* **ACTIVITY**:
What is needed here is an exact copy of all the records below.
[[ DATASET, beginning ]]
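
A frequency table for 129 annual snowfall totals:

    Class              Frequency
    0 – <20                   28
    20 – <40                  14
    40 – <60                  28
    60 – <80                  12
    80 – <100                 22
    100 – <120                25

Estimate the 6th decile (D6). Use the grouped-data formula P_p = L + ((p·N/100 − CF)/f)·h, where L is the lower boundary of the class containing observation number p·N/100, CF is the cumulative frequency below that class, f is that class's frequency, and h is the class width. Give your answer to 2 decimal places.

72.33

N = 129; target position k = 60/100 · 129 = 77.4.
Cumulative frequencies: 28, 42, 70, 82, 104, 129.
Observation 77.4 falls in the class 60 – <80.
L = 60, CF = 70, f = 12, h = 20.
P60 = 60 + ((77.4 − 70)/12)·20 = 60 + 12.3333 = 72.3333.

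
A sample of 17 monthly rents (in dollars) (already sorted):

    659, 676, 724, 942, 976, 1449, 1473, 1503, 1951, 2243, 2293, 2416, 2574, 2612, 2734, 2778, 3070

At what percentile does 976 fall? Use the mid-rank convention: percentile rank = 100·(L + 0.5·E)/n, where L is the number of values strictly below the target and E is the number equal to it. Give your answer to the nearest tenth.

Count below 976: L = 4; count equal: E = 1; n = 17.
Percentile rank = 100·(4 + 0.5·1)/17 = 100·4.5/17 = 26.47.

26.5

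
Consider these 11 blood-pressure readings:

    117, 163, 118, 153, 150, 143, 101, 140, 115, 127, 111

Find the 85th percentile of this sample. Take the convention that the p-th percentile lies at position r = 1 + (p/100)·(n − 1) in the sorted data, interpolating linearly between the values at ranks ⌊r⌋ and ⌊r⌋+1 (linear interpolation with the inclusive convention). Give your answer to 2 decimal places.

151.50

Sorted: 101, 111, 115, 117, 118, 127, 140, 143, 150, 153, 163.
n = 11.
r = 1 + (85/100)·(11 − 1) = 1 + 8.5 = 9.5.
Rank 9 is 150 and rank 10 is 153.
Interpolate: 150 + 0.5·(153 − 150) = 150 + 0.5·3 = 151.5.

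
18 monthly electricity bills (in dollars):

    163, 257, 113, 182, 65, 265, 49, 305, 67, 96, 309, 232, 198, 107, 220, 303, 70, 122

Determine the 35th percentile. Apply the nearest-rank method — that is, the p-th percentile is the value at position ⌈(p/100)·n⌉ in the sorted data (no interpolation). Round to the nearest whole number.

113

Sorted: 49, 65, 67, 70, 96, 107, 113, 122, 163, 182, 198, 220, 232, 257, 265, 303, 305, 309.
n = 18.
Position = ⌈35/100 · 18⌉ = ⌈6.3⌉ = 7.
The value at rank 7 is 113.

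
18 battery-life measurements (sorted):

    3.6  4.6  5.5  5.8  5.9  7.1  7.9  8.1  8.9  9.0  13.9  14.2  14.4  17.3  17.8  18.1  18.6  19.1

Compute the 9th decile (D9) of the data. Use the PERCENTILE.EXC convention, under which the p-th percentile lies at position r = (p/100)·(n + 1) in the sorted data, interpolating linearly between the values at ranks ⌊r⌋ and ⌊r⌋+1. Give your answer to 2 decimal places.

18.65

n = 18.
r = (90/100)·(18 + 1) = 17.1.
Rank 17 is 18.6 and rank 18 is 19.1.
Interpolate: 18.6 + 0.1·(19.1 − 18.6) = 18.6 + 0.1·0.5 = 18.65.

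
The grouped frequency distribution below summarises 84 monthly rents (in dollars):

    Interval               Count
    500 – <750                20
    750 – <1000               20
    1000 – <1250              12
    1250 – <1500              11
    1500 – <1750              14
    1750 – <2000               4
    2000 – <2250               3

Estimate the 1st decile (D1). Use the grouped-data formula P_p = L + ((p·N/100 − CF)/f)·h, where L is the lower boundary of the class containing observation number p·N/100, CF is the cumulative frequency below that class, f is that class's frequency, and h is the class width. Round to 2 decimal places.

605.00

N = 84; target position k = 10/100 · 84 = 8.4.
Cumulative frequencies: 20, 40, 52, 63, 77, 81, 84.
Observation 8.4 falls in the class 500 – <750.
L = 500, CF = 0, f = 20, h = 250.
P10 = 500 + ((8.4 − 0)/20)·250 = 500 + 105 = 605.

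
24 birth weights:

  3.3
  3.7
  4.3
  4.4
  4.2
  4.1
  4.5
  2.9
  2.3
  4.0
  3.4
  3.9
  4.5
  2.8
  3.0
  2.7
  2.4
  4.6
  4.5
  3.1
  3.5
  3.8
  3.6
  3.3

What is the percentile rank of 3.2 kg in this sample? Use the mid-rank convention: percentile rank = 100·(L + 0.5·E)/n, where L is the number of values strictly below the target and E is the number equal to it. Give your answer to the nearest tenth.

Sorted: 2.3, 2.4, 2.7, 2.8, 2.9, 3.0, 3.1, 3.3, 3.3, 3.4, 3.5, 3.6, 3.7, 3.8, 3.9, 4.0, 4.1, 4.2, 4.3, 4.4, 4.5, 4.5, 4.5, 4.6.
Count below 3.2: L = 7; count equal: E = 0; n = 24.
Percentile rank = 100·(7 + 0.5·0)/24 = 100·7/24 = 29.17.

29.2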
[[ DATASET, end ]]
* **TASK ANSWER**:
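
A frequency table for 129 annual snowfall totals:

    Class              Frequency
    0 – <20                   28
    20 – <40                  14
    40 – <60                  28
    60 – <80                  12
    80 – <100                 22
    100 – <120                25

Estimate the 6th decile (D6). Use the grouped-data formula P_p = L + ((p·N/100 − CF)/f)·h, where L is the lower boundary of the class containing observation number p·N/100, CF is the cumulative frequency below that class, f is that class's frequency, and h is the class width. Give your answer to 2 decimal places.

72.33

N = 129; target position k = 60/100 · 129 = 77.4.
Cumulative frequencies: 28, 42, 70, 82, 104, 129.
Observation 77.4 falls in the class 60 – <80.
L = 60, CF = 70, f = 12, h = 20.
P60 = 60 + ((77.4 − 70)/12)·20 = 60 + 12.3333 = 72.3333.

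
A sample of 17 monthly rents (in dollars) (already sorted):

    659, 676, 724, 942, 976, 1449, 1473, 1503, 1951, 2243, 2293, 2416, 2574, 2612, 2734, 2778, 3070

At what percentile does 976 fall? Use the mid-rank convention: percentile rank = 100·(L + 0.5·E)/n, where L is the number of values strictly below the target and E is the number equal to it. Give your answer to the nearest tenth.

Count below 976: L = 4; count equal: E = 1; n = 17.
Percentile rank = 100·(4 + 0.5·1)/17 = 100·4.5/17 = 26.47.

26.5

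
Consider these 11 blood-pressure readings:

    117, 163, 118, 153, 150, 143, 101, 140, 115, 127, 111

Find the 85th percentile of this sample. Take the convention that the p-th percentile lies at position r = 1 + (p/100)·(n − 1) in the sorted data, interpolating linearly between the values at ranks ⌊r⌋ and ⌊r⌋+1 (linear interpolation with the inclusive convention). Give your answer to 2 decimal places.

151.50

Sorted: 101, 111, 115, 117, 118, 127, 140, 143, 150, 153, 163.
n = 11.
r = 1 + (85/100)·(11 − 1) = 1 + 8.5 = 9.5.
Rank 9 is 150 and rank 10 is 153.
Interpolate: 150 + 0.5·(153 − 150) = 150 + 0.5·3 = 151.5.

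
18 monthly electricity bills (in dollars):

    163, 257, 113, 182, 65, 265, 49, 305, 67, 96, 309, 232, 198, 107, 220, 303, 70, 122

Determine the 35th percentile. Apply the nearest-rank method — that is, the p-th percentile is the value at position ⌈(p/100)·n⌉ in the sorted data (no interpolation). Round to the nearest whole number.

113

Sorted: 49, 65, 67, 70, 96, 107, 113, 122, 163, 182, 198, 220, 232, 257, 265, 303, 305, 309.
n = 18.
Position = ⌈35/100 · 18⌉ = ⌈6.3⌉ = 7.
The value at rank 7 is 113.

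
18 battery-life measurements (sorted):

    3.6  4.6  5.5  5.8  5.9  7.1  7.9  8.1  8.9  9.0  13.9  14.2  14.4  17.3  17.8  18.1  18.6  19.1

Compute the 9th decile (D9) of the data. Use the PERCENTILE.EXC convention, under which the p-th percentile lies at position r = (p/100)·(n + 1) in the sorted data, interpolating linearly between the values at ranks ⌊r⌋ and ⌊r⌋+1. Give your answer to 2 decimal places.

18.65

n = 18.
r = (90/100)·(18 + 1) = 17.1.
Rank 17 is 18.6 and rank 18 is 19.1.
Interpolate: 18.6 + 0.1·(19.1 − 18.6) = 18.6 + 0.1·0.5 = 18.65.

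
The grouped frequency distribution below summarises 84 monthly rents (in dollars):

    Interval               Count
    500 – <750                20
    750 – <1000               20
    1000 – <1250              12
    1250 – <1500              11
    1500 – <1750              14
    1750 – <2000               4
    2000 – <2250               3

Estimate the 1st decile (D1). Use the grouped-data formula P_p = L + ((p·N/100 − CF)/f)·h, where L is the lower boundary of the class containing observation number p·N/100, CF is the cumulative frequency below that class, f is that class's frequency, and h is the class width. Round to 2 decimal places.

605.00

N = 84; target position k = 10/100 · 84 = 8.4.
Cumulative frequencies: 20, 40, 52, 63, 77, 81, 84.
Observation 8.4 falls in the class 500 – <750.
L = 500, CF = 0, f = 20, h = 250.
P10 = 500 + ((8.4 − 0)/20)·250 = 500 + 105 = 605.

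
24 birth weights:

  3.3
  3.7
  4.3
  4.4
  4.2
  4.1
  4.5
  2.9
  2.3
  4.0
  3.4
  3.9
  4.5
  2.8
  3.0
  2.7
  2.4
  4.6
  4.5
  3.1
  3.5
  3.8
  3.6
  3.3

What is the percentile rank of 3.2 kg in this sample? Use the mid-rank convention: percentile rank = 100·(L + 0.5·E)/n, where L is the number of values strictly below the target and E is the number equal to it. Give your answer to the nearest tenth.

Sorted: 2.3, 2.4, 2.7, 2.8, 2.9, 3.0, 3.1, 3.3, 3.3, 3.4, 3.5, 3.6, 3.7, 3.8, 3.9, 4.0, 4.1, 4.2, 4.3, 4.4, 4.5, 4.5, 4.5, 4.6.
Count below 3.2: L = 7; count equal: E = 0; n = 24.
Percentile rank = 100·(7 + 0.5·0)/24 = 100·7/24 = 29.17.

29.2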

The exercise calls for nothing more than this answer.